- [Task brief] Write back every record verbatim.

- [Records for this exercise]

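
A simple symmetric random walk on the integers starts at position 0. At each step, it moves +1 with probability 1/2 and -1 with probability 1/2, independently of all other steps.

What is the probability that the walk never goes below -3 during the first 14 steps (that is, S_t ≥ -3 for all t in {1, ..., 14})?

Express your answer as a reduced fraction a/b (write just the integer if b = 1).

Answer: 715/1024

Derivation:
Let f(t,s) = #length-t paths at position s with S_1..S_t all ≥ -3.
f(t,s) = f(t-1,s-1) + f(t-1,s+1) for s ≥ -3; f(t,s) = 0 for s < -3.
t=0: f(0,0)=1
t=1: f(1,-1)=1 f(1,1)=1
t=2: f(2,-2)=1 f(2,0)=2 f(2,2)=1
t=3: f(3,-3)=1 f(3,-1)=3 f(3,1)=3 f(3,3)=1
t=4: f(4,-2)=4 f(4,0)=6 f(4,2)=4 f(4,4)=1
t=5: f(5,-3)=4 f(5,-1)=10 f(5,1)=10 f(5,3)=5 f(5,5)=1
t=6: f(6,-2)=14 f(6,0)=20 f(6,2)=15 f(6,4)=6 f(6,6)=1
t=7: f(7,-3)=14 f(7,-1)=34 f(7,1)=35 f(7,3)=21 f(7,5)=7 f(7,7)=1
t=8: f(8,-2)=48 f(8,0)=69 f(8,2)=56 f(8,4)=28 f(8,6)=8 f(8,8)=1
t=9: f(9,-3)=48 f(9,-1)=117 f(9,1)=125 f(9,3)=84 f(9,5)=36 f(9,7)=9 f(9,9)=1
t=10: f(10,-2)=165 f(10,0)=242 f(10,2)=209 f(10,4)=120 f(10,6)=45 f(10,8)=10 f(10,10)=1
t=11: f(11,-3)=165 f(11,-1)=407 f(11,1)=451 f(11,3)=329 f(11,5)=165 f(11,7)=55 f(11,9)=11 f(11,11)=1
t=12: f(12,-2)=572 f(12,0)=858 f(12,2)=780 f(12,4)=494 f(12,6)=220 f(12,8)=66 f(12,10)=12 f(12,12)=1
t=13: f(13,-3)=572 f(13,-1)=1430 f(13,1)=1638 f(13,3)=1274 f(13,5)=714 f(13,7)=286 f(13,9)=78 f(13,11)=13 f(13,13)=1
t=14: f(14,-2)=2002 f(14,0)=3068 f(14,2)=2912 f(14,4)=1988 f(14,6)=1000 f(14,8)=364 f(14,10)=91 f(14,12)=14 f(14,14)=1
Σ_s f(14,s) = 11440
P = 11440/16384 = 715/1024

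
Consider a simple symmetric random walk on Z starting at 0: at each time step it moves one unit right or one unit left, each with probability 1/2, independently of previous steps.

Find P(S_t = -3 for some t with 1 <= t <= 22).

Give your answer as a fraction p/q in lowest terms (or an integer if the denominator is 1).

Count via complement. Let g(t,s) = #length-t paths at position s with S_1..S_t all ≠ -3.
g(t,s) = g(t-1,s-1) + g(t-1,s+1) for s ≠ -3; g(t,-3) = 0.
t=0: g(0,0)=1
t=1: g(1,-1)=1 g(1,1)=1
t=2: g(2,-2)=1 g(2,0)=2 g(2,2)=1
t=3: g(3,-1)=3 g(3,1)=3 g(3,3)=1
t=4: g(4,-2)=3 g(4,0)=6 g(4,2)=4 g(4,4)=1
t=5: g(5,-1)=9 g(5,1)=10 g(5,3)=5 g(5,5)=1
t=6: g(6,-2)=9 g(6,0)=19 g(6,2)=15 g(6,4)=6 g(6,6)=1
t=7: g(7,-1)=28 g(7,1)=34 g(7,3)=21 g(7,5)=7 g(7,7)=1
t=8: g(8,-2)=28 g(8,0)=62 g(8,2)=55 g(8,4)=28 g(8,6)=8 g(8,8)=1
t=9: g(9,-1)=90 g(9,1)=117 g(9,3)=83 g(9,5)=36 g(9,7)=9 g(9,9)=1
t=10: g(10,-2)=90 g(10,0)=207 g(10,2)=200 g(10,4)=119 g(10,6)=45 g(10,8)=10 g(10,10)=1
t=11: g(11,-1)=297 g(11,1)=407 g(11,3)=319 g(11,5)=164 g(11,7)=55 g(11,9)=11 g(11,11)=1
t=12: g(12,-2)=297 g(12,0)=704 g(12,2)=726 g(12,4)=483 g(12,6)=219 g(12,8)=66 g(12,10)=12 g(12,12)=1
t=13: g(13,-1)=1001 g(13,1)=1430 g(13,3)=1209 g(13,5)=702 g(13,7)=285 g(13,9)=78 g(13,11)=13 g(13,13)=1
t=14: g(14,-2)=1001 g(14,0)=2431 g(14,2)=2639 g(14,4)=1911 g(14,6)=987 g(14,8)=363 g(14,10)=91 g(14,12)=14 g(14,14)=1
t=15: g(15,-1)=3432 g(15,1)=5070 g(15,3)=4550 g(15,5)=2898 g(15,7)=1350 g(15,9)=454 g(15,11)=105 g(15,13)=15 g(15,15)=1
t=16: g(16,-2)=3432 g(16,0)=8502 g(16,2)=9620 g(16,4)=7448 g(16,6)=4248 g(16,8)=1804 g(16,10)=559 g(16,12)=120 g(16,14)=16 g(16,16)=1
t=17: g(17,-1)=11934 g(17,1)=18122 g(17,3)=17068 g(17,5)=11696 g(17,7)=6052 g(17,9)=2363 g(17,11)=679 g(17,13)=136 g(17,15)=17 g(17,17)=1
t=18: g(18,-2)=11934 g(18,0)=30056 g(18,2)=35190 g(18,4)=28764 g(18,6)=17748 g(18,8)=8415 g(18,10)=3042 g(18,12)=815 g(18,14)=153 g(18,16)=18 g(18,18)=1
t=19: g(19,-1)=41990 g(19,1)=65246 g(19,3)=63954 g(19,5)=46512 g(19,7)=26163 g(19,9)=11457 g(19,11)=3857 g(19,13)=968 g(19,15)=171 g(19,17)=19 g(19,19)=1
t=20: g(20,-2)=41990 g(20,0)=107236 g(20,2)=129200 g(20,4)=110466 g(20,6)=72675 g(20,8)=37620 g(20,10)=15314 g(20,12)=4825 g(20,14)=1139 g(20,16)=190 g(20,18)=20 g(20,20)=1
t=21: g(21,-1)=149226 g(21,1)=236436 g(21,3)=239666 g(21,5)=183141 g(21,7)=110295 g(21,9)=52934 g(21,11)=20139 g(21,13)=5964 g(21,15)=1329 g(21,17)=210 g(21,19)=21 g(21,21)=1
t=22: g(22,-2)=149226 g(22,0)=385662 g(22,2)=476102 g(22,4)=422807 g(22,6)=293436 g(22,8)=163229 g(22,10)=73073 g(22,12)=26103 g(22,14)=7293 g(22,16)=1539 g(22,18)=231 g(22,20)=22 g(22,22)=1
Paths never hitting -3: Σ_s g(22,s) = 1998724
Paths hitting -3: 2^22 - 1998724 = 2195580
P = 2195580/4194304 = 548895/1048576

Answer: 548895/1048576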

- [Solution below]
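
A simple symmetric random walk on the integers starts at position 0. At each step, it moves +1 with probability 1/2 and -1 with probability 1/2, independently of all other steps.

What is the probability that the walk never goes below -3 during the first 14 steps (that is, S_t ≥ -3 for all t in {1, ..., 14})?

Express your answer as a reduced fraction a/b (write just the integer if b = 1).

Answer: 715/1024

Derivation:
Let f(t,s) = #length-t paths at position s with S_1..S_t all ≥ -3.
f(t,s) = f(t-1,s-1) + f(t-1,s+1) for s ≥ -3; f(t,s) = 0 for s < -3.
t=0: f(0,0)=1
t=1: f(1,-1)=1 f(1,1)=1
t=2: f(2,-2)=1 f(2,0)=2 f(2,2)=1
t=3: f(3,-3)=1 f(3,-1)=3 f(3,1)=3 f(3,3)=1
t=4: f(4,-2)=4 f(4,0)=6 f(4,2)=4 f(4,4)=1
t=5: f(5,-3)=4 f(5,-1)=10 f(5,1)=10 f(5,3)=5 f(5,5)=1
t=6: f(6,-2)=14 f(6,0)=20 f(6,2)=15 f(6,4)=6 f(6,6)=1
t=7: f(7,-3)=14 f(7,-1)=34 f(7,1)=35 f(7,3)=21 f(7,5)=7 f(7,7)=1
t=8: f(8,-2)=48 f(8,0)=69 f(8,2)=56 f(8,4)=28 f(8,6)=8 f(8,8)=1
t=9: f(9,-3)=48 f(9,-1)=117 f(9,1)=125 f(9,3)=84 f(9,5)=36 f(9,7)=9 f(9,9)=1
t=10: f(10,-2)=165 f(10,0)=242 f(10,2)=209 f(10,4)=120 f(10,6)=45 f(10,8)=10 f(10,10)=1
t=11: f(11,-3)=165 f(11,-1)=407 f(11,1)=451 f(11,3)=329 f(11,5)=165 f(11,7)=55 f(11,9)=11 f(11,11)=1
t=12: f(12,-2)=572 f(12,0)=858 f(12,2)=780 f(12,4)=494 f(12,6)=220 f(12,8)=66 f(12,10)=12 f(12,12)=1
t=13: f(13,-3)=572 f(13,-1)=1430 f(13,1)=1638 f(13,3)=1274 f(13,5)=714 f(13,7)=286 f(13,9)=78 f(13,11)=13 f(13,13)=1
t=14: f(14,-2)=2002 f(14,0)=3068 f(14,2)=2912 f(14,4)=1988 f(14,6)=1000 f(14,8)=364 f(14,10)=91 f(14,12)=14 f(14,14)=1
Σ_s f(14,s) = 11440
P = 11440/16384 = 715/1024

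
Consider a simple symmetric random walk on Z starting at 0: at each time step it moves one unit right or one unit left, each with probability 1/2, independently of previous steps.

Find P(S_t = -3 for some t with 1 <= t <= 22).

Give your answer as a fraction p/q in lowest terms (or an integer if the denominator is 1).

Count via complement. Let g(t,s) = #length-t paths at position s with S_1..S_t all ≠ -3.
g(t,s) = g(t-1,s-1) + g(t-1,s+1) for s ≠ -3; g(t,-3) = 0.
t=0: g(0,0)=1
t=1: g(1,-1)=1 g(1,1)=1
t=2: g(2,-2)=1 g(2,0)=2 g(2,2)=1
t=3: g(3,-1)=3 g(3,1)=3 g(3,3)=1
t=4: g(4,-2)=3 g(4,0)=6 g(4,2)=4 g(4,4)=1
t=5: g(5,-1)=9 g(5,1)=10 g(5,3)=5 g(5,5)=1
t=6: g(6,-2)=9 g(6,0)=19 g(6,2)=15 g(6,4)=6 g(6,6)=1
t=7: g(7,-1)=28 g(7,1)=34 g(7,3)=21 g(7,5)=7 g(7,7)=1
t=8: g(8,-2)=28 g(8,0)=62 g(8,2)=55 g(8,4)=28 g(8,6)=8 g(8,8)=1
t=9: g(9,-1)=90 g(9,1)=117 g(9,3)=83 g(9,5)=36 g(9,7)=9 g(9,9)=1
t=10: g(10,-2)=90 g(10,0)=207 g(10,2)=200 g(10,4)=119 g(10,6)=45 g(10,8)=10 g(10,10)=1
t=11: g(11,-1)=297 g(11,1)=407 g(11,3)=319 g(11,5)=164 g(11,7)=55 g(11,9)=11 g(11,11)=1
t=12: g(12,-2)=297 g(12,0)=704 g(12,2)=726 g(12,4)=483 g(12,6)=219 g(12,8)=66 g(12,10)=12 g(12,12)=1
t=13: g(13,-1)=1001 g(13,1)=1430 g(13,3)=1209 g(13,5)=702 g(13,7)=285 g(13,9)=78 g(13,11)=13 g(13,13)=1
t=14: g(14,-2)=1001 g(14,0)=2431 g(14,2)=2639 g(14,4)=1911 g(14,6)=987 g(14,8)=363 g(14,10)=91 g(14,12)=14 g(14,14)=1
t=15: g(15,-1)=3432 g(15,1)=5070 g(15,3)=4550 g(15,5)=2898 g(15,7)=1350 g(15,9)=454 g(15,11)=105 g(15,13)=15 g(15,15)=1
t=16: g(16,-2)=3432 g(16,0)=8502 g(16,2)=9620 g(16,4)=7448 g(16,6)=4248 g(16,8)=1804 g(16,10)=559 g(16,12)=120 g(16,14)=16 g(16,16)=1
t=17: g(17,-1)=11934 g(17,1)=18122 g(17,3)=17068 g(17,5)=11696 g(17,7)=6052 g(17,9)=2363 g(17,11)=679 g(17,13)=136 g(17,15)=17 g(17,17)=1
t=18: g(18,-2)=11934 g(18,0)=30056 g(18,2)=35190 g(18,4)=28764 g(18,6)=17748 g(18,8)=8415 g(18,10)=3042 g(18,12)=815 g(18,14)=153 g(18,16)=18 g(18,18)=1
t=19: g(19,-1)=41990 g(19,1)=65246 g(19,3)=63954 g(19,5)=46512 g(19,7)=26163 g(19,9)=11457 g(19,11)=3857 g(19,13)=968 g(19,15)=171 g(19,17)=19 g(19,19)=1
t=20: g(20,-2)=41990 g(20,0)=107236 g(20,2)=129200 g(20,4)=110466 g(20,6)=72675 g(20,8)=37620 g(20,10)=15314 g(20,12)=4825 g(20,14)=1139 g(20,16)=190 g(20,18)=20 g(20,20)=1
t=21: g(21,-1)=149226 g(21,1)=236436 g(21,3)=239666 g(21,5)=183141 g(21,7)=110295 g(21,9)=52934 g(21,11)=20139 g(21,13)=5964 g(21,15)=1329 g(21,17)=210 g(21,19)=21 g(21,21)=1
t=22: g(22,-2)=149226 g(22,0)=385662 g(22,2)=476102 g(22,4)=422807 g(22,6)=293436 g(22,8)=163229 g(22,10)=73073 g(22,12)=26103 g(22,14)=7293 g(22,16)=1539 g(22,18)=231 g(22,20)=22 g(22,22)=1
Paths never hitting -3: Σ_s g(22,s) = 1998724
Paths hitting -3: 2^22 - 1998724 = 2195580
P = 2195580/4194304 = 548895/1048576

Answer: 548895/1048576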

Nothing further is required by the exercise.